**What is needed**
Filter the entries down to the lines holding "Derivative", then copy those lines.

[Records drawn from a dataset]
....

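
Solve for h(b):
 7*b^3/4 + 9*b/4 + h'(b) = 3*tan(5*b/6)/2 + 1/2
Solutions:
 h(b) = C1 - 7*b^4/16 - 9*b^2/8 + b/2 - 9*log(cos(5*b/6))/5


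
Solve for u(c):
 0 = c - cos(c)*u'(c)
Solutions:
 u(c) = C1 + Integral(c/cos(c), c)


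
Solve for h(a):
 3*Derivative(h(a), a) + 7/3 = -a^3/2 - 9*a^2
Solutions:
 h(a) = C1 - a^4/24 - a^3 - 7*a/9


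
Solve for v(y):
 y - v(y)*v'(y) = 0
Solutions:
 v(y) = -sqrt(C1 + y^2)
 v(y) = sqrt(C1 + y^2)


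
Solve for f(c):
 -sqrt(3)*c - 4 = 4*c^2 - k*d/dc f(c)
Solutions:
 f(c) = C1 + 4*c^3/(3*k) + sqrt(3)*c^2/(2*k) + 4*c/k


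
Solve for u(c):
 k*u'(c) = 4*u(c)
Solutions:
 u(c) = C1*exp(4*c/k)


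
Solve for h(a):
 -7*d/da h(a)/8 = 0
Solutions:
 h(a) = C1


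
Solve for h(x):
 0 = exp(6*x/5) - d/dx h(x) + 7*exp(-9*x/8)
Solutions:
 h(x) = C1 + 5*exp(6*x/5)/6 - 56*exp(-9*x/8)/9


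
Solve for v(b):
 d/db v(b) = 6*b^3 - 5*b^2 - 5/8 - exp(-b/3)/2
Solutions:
 v(b) = C1 + 3*b^4/2 - 5*b^3/3 - 5*b/8 + 3*exp(-b/3)/2


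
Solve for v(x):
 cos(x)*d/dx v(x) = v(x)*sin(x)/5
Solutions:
 v(x) = C1/cos(x)^(1/5)


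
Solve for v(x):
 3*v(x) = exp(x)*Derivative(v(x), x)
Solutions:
 v(x) = C1*exp(-3*exp(-x))


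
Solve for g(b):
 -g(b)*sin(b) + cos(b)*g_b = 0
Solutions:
 g(b) = C1/cos(b)


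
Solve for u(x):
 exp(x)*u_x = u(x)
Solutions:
 u(x) = C1*exp(-exp(-x))


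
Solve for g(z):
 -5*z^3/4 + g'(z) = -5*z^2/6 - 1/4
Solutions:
 g(z) = C1 + 5*z^4/16 - 5*z^3/18 - z/4


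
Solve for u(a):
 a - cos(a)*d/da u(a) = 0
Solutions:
 u(a) = C1 + Integral(a/cos(a), a)


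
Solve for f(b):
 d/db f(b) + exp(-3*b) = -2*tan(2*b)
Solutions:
 f(b) = C1 - log(tan(2*b)^2 + 1)/2 + exp(-3*b)/3


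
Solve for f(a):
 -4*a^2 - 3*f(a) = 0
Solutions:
 f(a) = -4*a^2/3


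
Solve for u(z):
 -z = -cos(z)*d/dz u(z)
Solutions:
 u(z) = C1 + Integral(z/cos(z), z)


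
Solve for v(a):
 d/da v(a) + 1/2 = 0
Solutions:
 v(a) = C1 - a/2


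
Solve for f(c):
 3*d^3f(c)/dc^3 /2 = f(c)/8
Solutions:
 f(c) = C3*exp(18^(1/3)*c/6) + (C1*sin(2^(1/3)*3^(1/6)*c/4) + C2*cos(2^(1/3)*3^(1/6)*c/4))*exp(-18^(1/3)*c/12)


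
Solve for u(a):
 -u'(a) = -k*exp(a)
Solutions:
 u(a) = C1 + k*exp(a)


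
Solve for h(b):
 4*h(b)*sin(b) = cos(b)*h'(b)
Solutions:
 h(b) = C1/cos(b)^4


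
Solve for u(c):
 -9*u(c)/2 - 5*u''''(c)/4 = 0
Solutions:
 u(c) = (C1*sin(10^(3/4)*sqrt(3)*c/10) + C2*cos(10^(3/4)*sqrt(3)*c/10))*exp(-10^(3/4)*sqrt(3)*c/10) + (C3*sin(10^(3/4)*sqrt(3)*c/10) + C4*cos(10^(3/4)*sqrt(3)*c/10))*exp(10^(3/4)*sqrt(3)*c/10)


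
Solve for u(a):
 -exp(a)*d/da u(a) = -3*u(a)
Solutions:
 u(a) = C1*exp(-3*exp(-a))


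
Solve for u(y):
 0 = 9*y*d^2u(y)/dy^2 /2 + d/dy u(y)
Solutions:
 u(y) = C1 + C2*y^(7/9)


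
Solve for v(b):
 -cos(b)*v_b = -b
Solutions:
 v(b) = C1 + Integral(b/cos(b), b)


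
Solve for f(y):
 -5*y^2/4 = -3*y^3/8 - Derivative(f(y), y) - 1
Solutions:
 f(y) = C1 - 3*y^4/32 + 5*y^3/12 - y


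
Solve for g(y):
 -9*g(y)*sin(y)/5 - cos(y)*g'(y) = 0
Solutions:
 g(y) = C1*cos(y)^(9/5)


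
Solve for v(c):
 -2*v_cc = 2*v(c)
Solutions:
 v(c) = C1*sin(c) + C2*cos(c)


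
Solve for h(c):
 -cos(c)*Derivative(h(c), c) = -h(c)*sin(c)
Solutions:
 h(c) = C1/cos(c)


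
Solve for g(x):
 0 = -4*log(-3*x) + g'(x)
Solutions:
 g(x) = C1 + 4*x*log(-x) + 4*x*(-1 + log(3))


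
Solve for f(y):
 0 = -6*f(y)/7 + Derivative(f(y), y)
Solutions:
 f(y) = C1*exp(6*y/7)


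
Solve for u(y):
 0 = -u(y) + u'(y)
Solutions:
 u(y) = C1*exp(y)


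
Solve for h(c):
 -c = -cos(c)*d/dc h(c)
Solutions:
 h(c) = C1 + Integral(c/cos(c), c)


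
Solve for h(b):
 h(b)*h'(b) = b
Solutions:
 h(b) = -sqrt(C1 + b^2)
 h(b) = sqrt(C1 + b^2)


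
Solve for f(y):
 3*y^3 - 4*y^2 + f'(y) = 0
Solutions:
 f(y) = C1 - 3*y^4/4 + 4*y^3/3


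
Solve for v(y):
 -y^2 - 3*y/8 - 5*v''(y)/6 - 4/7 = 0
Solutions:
 v(y) = C1 + C2*y - y^4/10 - 3*y^3/40 - 12*y^2/35


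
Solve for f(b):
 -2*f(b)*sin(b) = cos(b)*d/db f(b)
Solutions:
 f(b) = C1*cos(b)^2


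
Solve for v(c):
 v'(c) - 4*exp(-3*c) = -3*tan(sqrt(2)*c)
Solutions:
 v(c) = C1 - 3*sqrt(2)*log(tan(sqrt(2)*c)^2 + 1)/4 - 4*exp(-3*c)/3


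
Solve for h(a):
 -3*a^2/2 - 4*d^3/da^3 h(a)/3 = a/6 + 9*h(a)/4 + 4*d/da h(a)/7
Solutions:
 h(a) = C1*exp(-14^(1/3)*a*(-(1323 + sqrt(1757497))^(1/3) + 8*14^(1/3)/(1323 + sqrt(1757497))^(1/3))/56)*sin(14^(1/3)*sqrt(3)*a*(8*14^(1/3)/(1323 + sqrt(1757497))^(1/3) + (1323 + sqrt(1757497))^(1/3))/56) + C2*exp(-14^(1/3)*a*(-(1323 + sqrt(1757497))^(1/3) + 8*14^(1/3)/(1323 + sqrt(1757497))^(1/3))/56)*cos(14^(1/3)*sqrt(3)*a*(8*14^(1/3)/(1323 + sqrt(1757497))^(1/3) + (1323 + sqrt(1757497))^(1/3))/56) + C3*exp(14^(1/3)*a*(-(1323 + sqrt(1757497))^(1/3) + 8*14^(1/3)/(1323 + sqrt(1757497))^(1/3))/28) - 2*a^2/3 + 50*a/189 - 800/11907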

....

**Result of this task**
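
 3*Derivative(h(a), a) + 7/3 = -a^3/2 - 9*a^2
 3*v(x) = exp(x)*Derivative(v(x), x)
 -5*y^2/4 = -3*y^3/8 - Derivative(f(y), y) - 1
 -cos(c)*Derivative(h(c), c) = -h(c)*sin(c)
 0 = -6*f(y)/7 + Derivative(f(y), y)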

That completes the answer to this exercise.